-- RECORD EXCERPTS follows --
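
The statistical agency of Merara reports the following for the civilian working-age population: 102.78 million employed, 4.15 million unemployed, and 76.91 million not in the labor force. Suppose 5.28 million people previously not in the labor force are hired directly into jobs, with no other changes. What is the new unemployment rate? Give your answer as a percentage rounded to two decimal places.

New unemployment rate ≈ 3.70%.

Initially, labor force = 102.78 + 4.15 = 106.93 million, so u = 4.15/106.93 = 3.88%.
After the change, employed and labor force both rise by 5.28; unemployed unchanged → E = 108.06, U = 4.15, labor force = 112.21 million.
New unemployment rate = 4.15 / 112.21 = 3.70%.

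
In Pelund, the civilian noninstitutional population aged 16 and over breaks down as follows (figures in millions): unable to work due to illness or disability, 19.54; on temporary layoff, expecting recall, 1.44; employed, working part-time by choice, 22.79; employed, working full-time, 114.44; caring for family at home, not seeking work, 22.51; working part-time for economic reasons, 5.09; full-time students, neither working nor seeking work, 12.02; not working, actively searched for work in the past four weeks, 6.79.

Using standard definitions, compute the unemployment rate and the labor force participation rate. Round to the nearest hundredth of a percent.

Employed = 22.79 + 114.44 + 5.09 = 142.32 million (anyone who worked, including part-time for economic reasons, counts as employed).
Unemployed = 1.44 + 6.79 = 8.23 million (jobless and actively searching, or on temporary layoff).
Labor force = 142.32 + 8.23 = 150.55 million.
Not in labor force = 19.54 + 22.51 + 12.02 = 54.07 million (those not working and not actively searching are outside the labor force).
Civilian working-age population = 150.55 + 54.07 = 204.62 million.
Unemployment rate = 8.23 / 150.55 = 5.47%.
Labor force participation rate = 150.55 / 204.62 = 73.58%.

Unemployment rate ≈ 5.47%; labor force participation rate ≈ 73.58%.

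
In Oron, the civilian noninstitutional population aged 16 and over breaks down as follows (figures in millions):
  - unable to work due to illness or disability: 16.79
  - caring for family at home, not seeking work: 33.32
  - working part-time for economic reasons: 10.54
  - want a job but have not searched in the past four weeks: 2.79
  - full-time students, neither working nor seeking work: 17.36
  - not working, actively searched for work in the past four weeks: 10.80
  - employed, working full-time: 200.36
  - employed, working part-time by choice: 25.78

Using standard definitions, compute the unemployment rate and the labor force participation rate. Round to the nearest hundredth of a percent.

Unemployment rate ≈ 4.36%; labor force participation rate ≈ 77.89%.

Employed = 10.54 + 200.36 + 25.78 = 236.68 million (anyone who worked, including part-time for economic reasons, counts as employed).
Unemployed = 10.80 million.
Labor force = 236.68 + 10.80 = 247.48 million.
Not in labor force = 16.79 + 33.32 + 2.79 + 17.36 = 70.26 million (those not working and not actively searching are outside the labor force — including those who want a job but have given up searching).
Civilian working-age population = 247.48 + 70.26 = 317.74 million.
Unemployment rate = 10.80 / 247.48 = 4.36%.
Labor force participation rate = 247.48 / 317.74 = 77.89%.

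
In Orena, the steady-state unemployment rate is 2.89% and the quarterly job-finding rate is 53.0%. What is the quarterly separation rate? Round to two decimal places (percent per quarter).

From u* = s/(s+f): s = u·f/(1−u).
s = 0.0289 × 53.0 / (1 − 0.0289) = 1.5317 / 0.9711 ≈ 1.58% per quarter.

Separation rate ≈ 1.58% per quarter.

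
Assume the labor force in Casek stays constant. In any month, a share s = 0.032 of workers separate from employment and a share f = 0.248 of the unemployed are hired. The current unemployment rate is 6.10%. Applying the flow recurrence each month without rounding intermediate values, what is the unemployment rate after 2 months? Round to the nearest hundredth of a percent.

Unemployment rate after two months ≈ 8.67%.

With a fixed labor force, u_{t+1} = u_t + s·(1−u_t) − f·u_t = u_t·(1−s−f) + s.
Here 1−s−f = 0.720 and s = 0.032.
u_1 = 0.061000 × 0.720 + 0.032 = 0.075920.
u_2 = 0.075920 × 0.720 + 0.032 = 0.086662.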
-- RECORD EXCERPTS concluded --
PROBLEM DETAILS
In the records above, find each line with the word "choice" and copy it.

YOUR SOLUTION
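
In Pelund, the civilian noninstitutional population aged 16 and over breaks down as follows (figures in millions): unable to work due to illness or disability, 19.54; on temporary layoff, expecting recall, 1.44; employed, working part-time by choice, 22.79; employed, working full-time, 114.44; caring for family at home, not seeking work, 22.51; working part-time for economic reasons, 5.09; full-time students, neither working nor seeking work, 12.02; not working, actively searched for work in the past four weeks, 6.79.
  - employed, working part-time by choice: 25.78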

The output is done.